● Activity:
Print out the data below in full, exactly as written.

◇ ◇ ◇ ◇

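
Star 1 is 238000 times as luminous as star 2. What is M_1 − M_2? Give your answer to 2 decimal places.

M_1 − M_2 ≈ -13.44

Pogson: ΔM = −2.5 log₁₀(ratio) = −2.5 log₁₀(238000) = −2.5 × 5.3766 = -13.441
Star 1 is brighter, so it has the smaller magnitude: the difference is negative.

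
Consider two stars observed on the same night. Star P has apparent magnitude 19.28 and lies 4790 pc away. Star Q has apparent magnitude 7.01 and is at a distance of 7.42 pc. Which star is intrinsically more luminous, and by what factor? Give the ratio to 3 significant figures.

Star P is more luminous, by a factor of 5.15.

Star P: M = m − 5 log₁₀ d + 5 = 19.28 − 5·3.6803 + 5 = 5.878
Star Q: M = m − 5 log₁₀ d + 5 = 7.01 − 5·0.8704 + 5 = 7.658
ΔM = M_P − M_Q = 5.878 − (7.658) = -1.780; smaller M is more luminous → Star P.
L ratio = 10^(0.4 |ΔM|) = 10^0.712 = 5.151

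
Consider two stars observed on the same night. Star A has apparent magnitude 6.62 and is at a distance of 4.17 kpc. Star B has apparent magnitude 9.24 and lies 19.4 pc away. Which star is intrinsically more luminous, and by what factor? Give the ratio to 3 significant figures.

Star A is more luminous, by a factor of 516000.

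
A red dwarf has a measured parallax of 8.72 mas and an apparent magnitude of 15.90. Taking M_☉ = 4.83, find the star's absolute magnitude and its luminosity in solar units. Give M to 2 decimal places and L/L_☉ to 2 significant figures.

M ≈ 10.60; L/L_☉ ≈ 4.9×10^-3

d = 1/p = 1000/8.72 mas = 114.7 pc
M = m − 5 log₁₀ d + 5 = 15.90 − 5·2.0595 + 5 = 10.603
M − M_☉ = 10.603 − 4.83 = 5.773
L/L_☉ = 10^(−0.4 × 5.773) = 4.909×10^-3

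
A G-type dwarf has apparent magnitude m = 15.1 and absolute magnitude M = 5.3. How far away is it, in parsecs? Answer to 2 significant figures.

d ≈ 910 pc

μ = m − M = 9.800
m − M = 5 log₁₀ d − 5
log₁₀ d = (m − M)/5 + 1 = 2.9600
d = 10^2.9600 = 912.0 pc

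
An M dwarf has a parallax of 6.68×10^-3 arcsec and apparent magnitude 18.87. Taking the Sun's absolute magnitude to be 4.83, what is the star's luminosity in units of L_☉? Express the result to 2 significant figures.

L/L_☉ ≈ 5.4×10^-4

d = 1/p = 1/6.68×10^-3″ = 149.7 pc
M = m − 5 log₁₀ d + 5 = 18.87 − 5·2.1752 + 5 = 12.994
M − M_☉ = 12.994 − 4.83 = 8.164
L/L_☉ = 10^(−0.4 × 8.164) = 5.426×10^-4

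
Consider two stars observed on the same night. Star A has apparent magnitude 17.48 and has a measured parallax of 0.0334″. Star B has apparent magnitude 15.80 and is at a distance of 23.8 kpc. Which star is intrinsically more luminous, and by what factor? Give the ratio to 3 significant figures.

Star B is more luminous, by a factor of 2.97×10^6.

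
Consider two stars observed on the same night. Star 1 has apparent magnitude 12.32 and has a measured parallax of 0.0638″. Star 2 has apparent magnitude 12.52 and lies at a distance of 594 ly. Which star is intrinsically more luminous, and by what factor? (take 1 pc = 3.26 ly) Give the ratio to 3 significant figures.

Star 1: d = 1/p = 1/0.0638″ = 15.67 pc
Star 1: M = m − 5 log₁₀ d + 5 = 12.32 − 5·1.1952 + 5 = 11.344
Star 2: d = 594 ly / 3.26 = 182.2 pc
Star 2: M = m − 5 log₁₀ d + 5 = 12.52 − 5·2.2606 + 5 = 6.217
ΔM = M_1 − M_2 = 11.344 − (6.217) = 5.127; smaller M is more luminous → Star 2.
L ratio = 10^(0.4 |ΔM|) = 10^2.051 = 112.4

Star 2 is more luminous, by a factor of 112.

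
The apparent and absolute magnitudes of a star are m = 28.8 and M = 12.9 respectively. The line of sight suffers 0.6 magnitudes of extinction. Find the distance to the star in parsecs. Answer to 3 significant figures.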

◇ ◇ ◇ ◇

● Reply to the task:
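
Star 1 is 238000 times as luminous as star 2. What is M_1 − M_2? Give your answer to 2 decimal places.

M_1 − M_2 ≈ -13.44

Pogson: ΔM = −2.5 log₁₀(ratio) = −2.5 log₁₀(238000) = −2.5 × 5.3766 = -13.441
Star 1 is brighter, so it has the smaller magnitude: the difference is negative.

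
Consider two stars observed on the same night. Star P has apparent magnitude 19.28 and lies 4790 pc away. Star Q has apparent magnitude 7.01 and is at a distance of 7.42 pc. Which star is intrinsically more luminous, and by what factor? Give the ratio to 3 significant figures.

Star P is more luminous, by a factor of 5.15.

Star P: M = m − 5 log₁₀ d + 5 = 19.28 − 5·3.6803 + 5 = 5.878
Star Q: M = m − 5 log₁₀ d + 5 = 7.01 − 5·0.8704 + 5 = 7.658
ΔM = M_P − M_Q = 5.878 − (7.658) = -1.780; smaller M is more luminous → Star P.
L ratio = 10^(0.4 |ΔM|) = 10^0.712 = 5.151

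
Consider two stars observed on the same night. Star A has apparent magnitude 6.62 and is at a distance of 4.17 kpc. Star B has apparent magnitude 9.24 and lies 19.4 pc away. Which star is intrinsically more luminous, and by what factor? Give the ratio to 3 significant figures.

Star A is more luminous, by a factor of 516000.

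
A red dwarf has a measured parallax of 8.72 mas and an apparent magnitude of 15.90. Taking M_☉ = 4.83, find the star's absolute magnitude and its luminosity in solar units. Give M to 2 decimal places and L/L_☉ to 2 significant figures.

M ≈ 10.60; L/L_☉ ≈ 4.9×10^-3

d = 1/p = 1000/8.72 mas = 114.7 pc
M = m − 5 log₁₀ d + 5 = 15.90 − 5·2.0595 + 5 = 10.603
M − M_☉ = 10.603 − 4.83 = 5.773
L/L_☉ = 10^(−0.4 × 5.773) = 4.909×10^-3

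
A G-type dwarf has apparent magnitude m = 15.1 and absolute magnitude M = 5.3. How far away is it, in parsecs? Answer to 2 significant figures.

d ≈ 910 pc

μ = m − M = 9.800
m − M = 5 log₁₀ d − 5
log₁₀ d = (m − M)/5 + 1 = 2.9600
d = 10^2.9600 = 912.0 pc

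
An M dwarf has a parallax of 6.68×10^-3 arcsec and apparent magnitude 18.87. Taking the Sun's absolute magnitude to be 4.83, what is the star's luminosity in units of L_☉? Express the result to 2 significant figures.

L/L_☉ ≈ 5.4×10^-4

d = 1/p = 1/6.68×10^-3″ = 149.7 pc
M = m − 5 log₁₀ d + 5 = 18.87 − 5·2.1752 + 5 = 12.994
M − M_☉ = 12.994 − 4.83 = 8.164
L/L_☉ = 10^(−0.4 × 8.164) = 5.426×10^-4

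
Consider two stars observed on the same night. Star A has apparent magnitude 17.48 and has a measured parallax of 0.0334″. Star B has apparent magnitude 15.80 and is at a distance of 23.8 kpc. Which star is intrinsically more luminous, and by what factor? Give the ratio to 3 significant figures.

Star B is more luminous, by a factor of 2.97×10^6.

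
Consider two stars observed on the same night. Star 1 has apparent magnitude 12.32 and has a measured parallax of 0.0638″. Star 2 has apparent magnitude 12.52 and lies at a distance of 594 ly. Which star is intrinsically more luminous, and by what factor? (take 1 pc = 3.26 ly) Give the ratio to 3 significant figures.

Star 1: d = 1/p = 1/0.0638″ = 15.67 pc
Star 1: M = m − 5 log₁₀ d + 5 = 12.32 − 5·1.1952 + 5 = 11.344
Star 2: d = 594 ly / 3.26 = 182.2 pc
Star 2: M = m − 5 log₁₀ d + 5 = 12.52 − 5·2.2606 + 5 = 6.217
ΔM = M_1 − M_2 = 11.344 − (6.217) = 5.127; smaller M is more luminous → Star 2.
L ratio = 10^(0.4 |ΔM|) = 10^2.051 = 112.4

Star 2 is more luminous, by a factor of 112.

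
The apparent and absolute magnitudes of a star are m = 28.8 and M = 12.9 respectively. The line of sight suffers 0.6 magnitudes of extinction. Find the distance to the star in parsecs. Answer to 3 significant figures.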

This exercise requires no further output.